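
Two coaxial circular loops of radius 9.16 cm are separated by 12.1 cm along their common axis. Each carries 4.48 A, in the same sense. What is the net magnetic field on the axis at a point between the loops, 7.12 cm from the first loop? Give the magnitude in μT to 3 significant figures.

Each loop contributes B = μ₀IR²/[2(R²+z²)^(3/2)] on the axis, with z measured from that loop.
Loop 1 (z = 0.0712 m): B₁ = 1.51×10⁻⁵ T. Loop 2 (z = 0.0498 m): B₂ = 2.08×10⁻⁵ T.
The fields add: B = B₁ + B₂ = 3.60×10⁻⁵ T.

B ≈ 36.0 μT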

# Work instruction
The entries above are to be copied word for word.

# Output below
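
Two coaxial circular loops of radius 9.16 cm are separated by 12.1 cm along their common axis. Each carries 4.48 A, in the same sense. What is the net magnetic field on the axis at a point between the loops, 7.12 cm from the first loop? Give the magnitude in μT to 3 significant figures.

Each loop contributes B = μ₀IR²/[2(R²+z²)^(3/2)] on the axis, with z measured from that loop.
Loop 1 (z = 0.0712 m): B₁ = 1.51×10⁻⁵ T. Loop 2 (z = 0.0498 m): B₂ = 2.08×10⁻⁵ T.
The fields add: B = B₁ + B₂ = 3.60×10⁻⁵ T.

B ≈ 36.0 μT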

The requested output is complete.